- Dataset records
+++++

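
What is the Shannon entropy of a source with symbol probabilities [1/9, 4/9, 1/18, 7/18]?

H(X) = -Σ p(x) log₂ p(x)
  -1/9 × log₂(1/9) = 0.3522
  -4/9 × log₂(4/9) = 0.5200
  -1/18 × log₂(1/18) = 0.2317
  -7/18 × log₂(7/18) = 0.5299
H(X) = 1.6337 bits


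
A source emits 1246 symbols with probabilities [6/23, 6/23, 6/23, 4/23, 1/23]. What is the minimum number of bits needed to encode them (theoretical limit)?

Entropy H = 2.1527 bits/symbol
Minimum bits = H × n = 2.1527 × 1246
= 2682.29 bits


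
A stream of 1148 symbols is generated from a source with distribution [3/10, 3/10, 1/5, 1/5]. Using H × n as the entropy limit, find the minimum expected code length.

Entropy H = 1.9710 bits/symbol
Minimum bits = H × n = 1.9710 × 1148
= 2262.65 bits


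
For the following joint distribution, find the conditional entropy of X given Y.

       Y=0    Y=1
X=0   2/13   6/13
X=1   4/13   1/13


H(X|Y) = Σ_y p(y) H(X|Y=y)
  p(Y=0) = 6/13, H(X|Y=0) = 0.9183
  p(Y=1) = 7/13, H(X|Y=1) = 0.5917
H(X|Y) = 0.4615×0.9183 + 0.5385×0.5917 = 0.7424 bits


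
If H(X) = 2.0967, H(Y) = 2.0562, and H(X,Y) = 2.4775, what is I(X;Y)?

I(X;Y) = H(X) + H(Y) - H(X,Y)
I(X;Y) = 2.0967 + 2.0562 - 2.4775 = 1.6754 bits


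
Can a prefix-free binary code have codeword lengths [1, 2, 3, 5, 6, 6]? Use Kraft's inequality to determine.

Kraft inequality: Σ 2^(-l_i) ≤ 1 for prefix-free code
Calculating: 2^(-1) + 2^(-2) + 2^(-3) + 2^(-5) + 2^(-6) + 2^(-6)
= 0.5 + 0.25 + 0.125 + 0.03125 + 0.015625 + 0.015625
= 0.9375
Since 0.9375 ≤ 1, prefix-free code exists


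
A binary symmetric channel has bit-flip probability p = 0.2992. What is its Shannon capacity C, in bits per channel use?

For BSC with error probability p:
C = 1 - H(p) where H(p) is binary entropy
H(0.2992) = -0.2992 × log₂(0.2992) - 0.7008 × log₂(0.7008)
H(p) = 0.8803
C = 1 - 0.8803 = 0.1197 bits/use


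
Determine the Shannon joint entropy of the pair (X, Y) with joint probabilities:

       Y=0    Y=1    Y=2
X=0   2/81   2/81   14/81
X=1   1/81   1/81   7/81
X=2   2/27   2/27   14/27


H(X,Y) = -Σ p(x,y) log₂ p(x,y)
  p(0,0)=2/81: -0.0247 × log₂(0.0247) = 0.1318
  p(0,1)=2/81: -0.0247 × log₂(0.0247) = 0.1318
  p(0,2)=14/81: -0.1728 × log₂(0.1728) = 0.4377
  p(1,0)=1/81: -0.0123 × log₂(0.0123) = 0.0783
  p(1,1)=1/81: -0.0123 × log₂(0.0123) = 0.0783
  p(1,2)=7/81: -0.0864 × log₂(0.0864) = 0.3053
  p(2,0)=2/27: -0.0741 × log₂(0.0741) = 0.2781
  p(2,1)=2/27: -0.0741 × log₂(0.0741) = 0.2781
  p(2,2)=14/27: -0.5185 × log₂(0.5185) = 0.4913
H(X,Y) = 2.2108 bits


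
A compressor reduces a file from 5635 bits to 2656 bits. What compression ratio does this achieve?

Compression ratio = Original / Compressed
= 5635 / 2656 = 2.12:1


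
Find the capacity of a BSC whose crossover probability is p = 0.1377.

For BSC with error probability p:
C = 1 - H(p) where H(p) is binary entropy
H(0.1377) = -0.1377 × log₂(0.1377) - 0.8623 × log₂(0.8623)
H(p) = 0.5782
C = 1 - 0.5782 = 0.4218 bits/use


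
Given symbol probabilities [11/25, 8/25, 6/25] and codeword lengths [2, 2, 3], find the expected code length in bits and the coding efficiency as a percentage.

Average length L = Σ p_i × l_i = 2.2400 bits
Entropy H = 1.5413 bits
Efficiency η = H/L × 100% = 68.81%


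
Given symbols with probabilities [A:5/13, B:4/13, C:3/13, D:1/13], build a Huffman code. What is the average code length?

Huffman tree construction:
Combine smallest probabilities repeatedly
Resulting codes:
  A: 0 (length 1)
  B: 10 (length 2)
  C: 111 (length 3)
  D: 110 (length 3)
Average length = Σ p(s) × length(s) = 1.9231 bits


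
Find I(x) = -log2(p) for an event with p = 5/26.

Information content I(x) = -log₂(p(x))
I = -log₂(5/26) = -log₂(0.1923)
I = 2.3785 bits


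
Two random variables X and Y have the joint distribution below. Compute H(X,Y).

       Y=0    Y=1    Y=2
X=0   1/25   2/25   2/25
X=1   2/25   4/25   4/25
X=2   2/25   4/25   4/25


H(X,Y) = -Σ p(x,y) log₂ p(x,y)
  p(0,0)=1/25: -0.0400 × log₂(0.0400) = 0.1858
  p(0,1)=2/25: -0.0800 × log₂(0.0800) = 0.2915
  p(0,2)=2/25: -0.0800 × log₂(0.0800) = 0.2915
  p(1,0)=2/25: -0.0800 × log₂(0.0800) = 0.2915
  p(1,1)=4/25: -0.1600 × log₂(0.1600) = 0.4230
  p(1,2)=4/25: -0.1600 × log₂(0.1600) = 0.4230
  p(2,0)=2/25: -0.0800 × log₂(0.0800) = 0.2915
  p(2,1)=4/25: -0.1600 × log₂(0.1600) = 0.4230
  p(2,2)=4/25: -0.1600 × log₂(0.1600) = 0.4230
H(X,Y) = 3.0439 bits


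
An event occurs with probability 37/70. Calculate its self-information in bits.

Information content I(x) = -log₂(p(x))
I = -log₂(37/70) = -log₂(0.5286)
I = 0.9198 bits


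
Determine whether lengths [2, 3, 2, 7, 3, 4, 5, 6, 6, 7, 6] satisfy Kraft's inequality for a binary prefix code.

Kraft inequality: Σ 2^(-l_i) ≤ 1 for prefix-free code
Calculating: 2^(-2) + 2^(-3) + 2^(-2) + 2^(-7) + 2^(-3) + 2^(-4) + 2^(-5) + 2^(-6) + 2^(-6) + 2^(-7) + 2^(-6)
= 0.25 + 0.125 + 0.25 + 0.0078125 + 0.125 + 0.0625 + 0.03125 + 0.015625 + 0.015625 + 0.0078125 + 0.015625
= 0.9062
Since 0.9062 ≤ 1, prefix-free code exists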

+++++

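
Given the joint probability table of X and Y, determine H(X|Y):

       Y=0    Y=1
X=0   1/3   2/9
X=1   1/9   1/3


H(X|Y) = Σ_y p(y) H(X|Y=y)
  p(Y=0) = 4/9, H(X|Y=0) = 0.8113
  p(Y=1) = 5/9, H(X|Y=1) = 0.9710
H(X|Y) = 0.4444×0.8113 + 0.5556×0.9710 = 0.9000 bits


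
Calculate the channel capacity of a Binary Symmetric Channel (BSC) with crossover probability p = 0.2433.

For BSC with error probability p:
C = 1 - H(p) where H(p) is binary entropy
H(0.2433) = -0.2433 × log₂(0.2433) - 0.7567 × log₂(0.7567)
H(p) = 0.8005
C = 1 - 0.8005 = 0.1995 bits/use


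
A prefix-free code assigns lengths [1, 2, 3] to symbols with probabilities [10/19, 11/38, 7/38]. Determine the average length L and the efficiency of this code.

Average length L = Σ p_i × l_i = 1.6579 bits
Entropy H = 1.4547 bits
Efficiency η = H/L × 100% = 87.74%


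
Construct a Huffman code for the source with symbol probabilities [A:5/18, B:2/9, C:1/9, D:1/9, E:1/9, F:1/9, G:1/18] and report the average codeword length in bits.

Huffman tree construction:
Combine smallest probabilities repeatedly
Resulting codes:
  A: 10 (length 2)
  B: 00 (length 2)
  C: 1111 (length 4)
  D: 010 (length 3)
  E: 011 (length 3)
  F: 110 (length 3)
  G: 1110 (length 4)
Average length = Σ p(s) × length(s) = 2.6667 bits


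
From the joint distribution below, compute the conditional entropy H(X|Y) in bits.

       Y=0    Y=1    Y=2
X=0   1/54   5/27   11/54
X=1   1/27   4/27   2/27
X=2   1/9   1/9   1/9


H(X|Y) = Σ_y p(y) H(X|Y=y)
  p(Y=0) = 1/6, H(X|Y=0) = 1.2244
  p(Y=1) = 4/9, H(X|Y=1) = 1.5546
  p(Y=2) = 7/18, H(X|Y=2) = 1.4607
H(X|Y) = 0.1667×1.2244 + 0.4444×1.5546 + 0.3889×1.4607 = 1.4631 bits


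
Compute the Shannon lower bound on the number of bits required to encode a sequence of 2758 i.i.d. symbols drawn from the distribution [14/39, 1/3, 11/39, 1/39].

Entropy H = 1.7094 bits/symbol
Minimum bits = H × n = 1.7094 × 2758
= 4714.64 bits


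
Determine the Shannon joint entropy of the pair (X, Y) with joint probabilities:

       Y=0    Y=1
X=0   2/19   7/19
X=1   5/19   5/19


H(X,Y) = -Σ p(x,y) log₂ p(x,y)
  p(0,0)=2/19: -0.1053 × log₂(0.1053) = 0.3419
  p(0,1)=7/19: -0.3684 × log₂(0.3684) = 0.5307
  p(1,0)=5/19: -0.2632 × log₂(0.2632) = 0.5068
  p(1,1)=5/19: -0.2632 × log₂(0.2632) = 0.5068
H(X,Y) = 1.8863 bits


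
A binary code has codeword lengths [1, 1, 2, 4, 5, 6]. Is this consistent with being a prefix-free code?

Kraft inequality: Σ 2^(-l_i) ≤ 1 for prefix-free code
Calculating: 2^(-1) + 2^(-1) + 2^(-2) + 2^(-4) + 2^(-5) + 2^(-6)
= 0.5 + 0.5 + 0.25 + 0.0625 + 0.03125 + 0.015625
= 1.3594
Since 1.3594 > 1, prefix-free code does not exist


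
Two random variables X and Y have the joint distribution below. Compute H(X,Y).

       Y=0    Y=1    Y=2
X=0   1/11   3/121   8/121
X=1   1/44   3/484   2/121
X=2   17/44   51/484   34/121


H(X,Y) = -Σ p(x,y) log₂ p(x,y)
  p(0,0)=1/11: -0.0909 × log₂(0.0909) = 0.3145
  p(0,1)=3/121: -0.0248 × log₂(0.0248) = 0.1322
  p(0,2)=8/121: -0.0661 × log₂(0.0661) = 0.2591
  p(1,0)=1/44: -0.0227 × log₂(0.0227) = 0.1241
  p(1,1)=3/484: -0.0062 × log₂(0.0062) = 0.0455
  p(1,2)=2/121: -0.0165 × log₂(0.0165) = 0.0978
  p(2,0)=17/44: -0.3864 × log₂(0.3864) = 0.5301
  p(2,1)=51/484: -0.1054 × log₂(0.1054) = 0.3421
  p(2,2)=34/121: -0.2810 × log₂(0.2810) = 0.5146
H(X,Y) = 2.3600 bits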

+++++

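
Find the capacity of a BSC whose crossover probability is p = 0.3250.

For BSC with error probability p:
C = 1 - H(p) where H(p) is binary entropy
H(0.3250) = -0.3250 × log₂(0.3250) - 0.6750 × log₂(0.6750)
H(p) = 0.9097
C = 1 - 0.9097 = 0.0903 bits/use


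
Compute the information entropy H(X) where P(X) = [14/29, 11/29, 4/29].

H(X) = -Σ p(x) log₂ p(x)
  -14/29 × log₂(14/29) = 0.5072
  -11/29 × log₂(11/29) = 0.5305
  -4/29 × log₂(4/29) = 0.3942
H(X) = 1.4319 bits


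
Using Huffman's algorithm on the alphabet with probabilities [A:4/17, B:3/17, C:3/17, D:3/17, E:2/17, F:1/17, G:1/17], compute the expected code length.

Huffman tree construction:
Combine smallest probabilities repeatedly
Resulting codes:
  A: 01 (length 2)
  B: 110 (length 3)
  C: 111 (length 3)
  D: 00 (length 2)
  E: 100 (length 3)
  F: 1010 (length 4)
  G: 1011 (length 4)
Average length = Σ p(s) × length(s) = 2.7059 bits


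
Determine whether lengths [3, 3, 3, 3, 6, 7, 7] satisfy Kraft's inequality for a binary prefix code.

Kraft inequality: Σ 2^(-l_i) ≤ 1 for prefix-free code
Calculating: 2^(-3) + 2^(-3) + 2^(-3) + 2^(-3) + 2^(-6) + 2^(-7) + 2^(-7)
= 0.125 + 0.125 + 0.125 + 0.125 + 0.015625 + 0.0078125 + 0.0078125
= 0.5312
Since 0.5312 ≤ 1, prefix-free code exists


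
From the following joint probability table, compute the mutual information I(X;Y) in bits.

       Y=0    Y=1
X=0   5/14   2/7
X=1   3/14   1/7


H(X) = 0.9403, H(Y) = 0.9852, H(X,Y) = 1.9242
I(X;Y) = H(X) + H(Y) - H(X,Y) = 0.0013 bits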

+++++

Pick every line of the data that includes the string "following".

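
For the following joint distribution, find the conditional entropy of X given Y.
From the following joint probability table, compute the mutual information I(X;Y) in bits.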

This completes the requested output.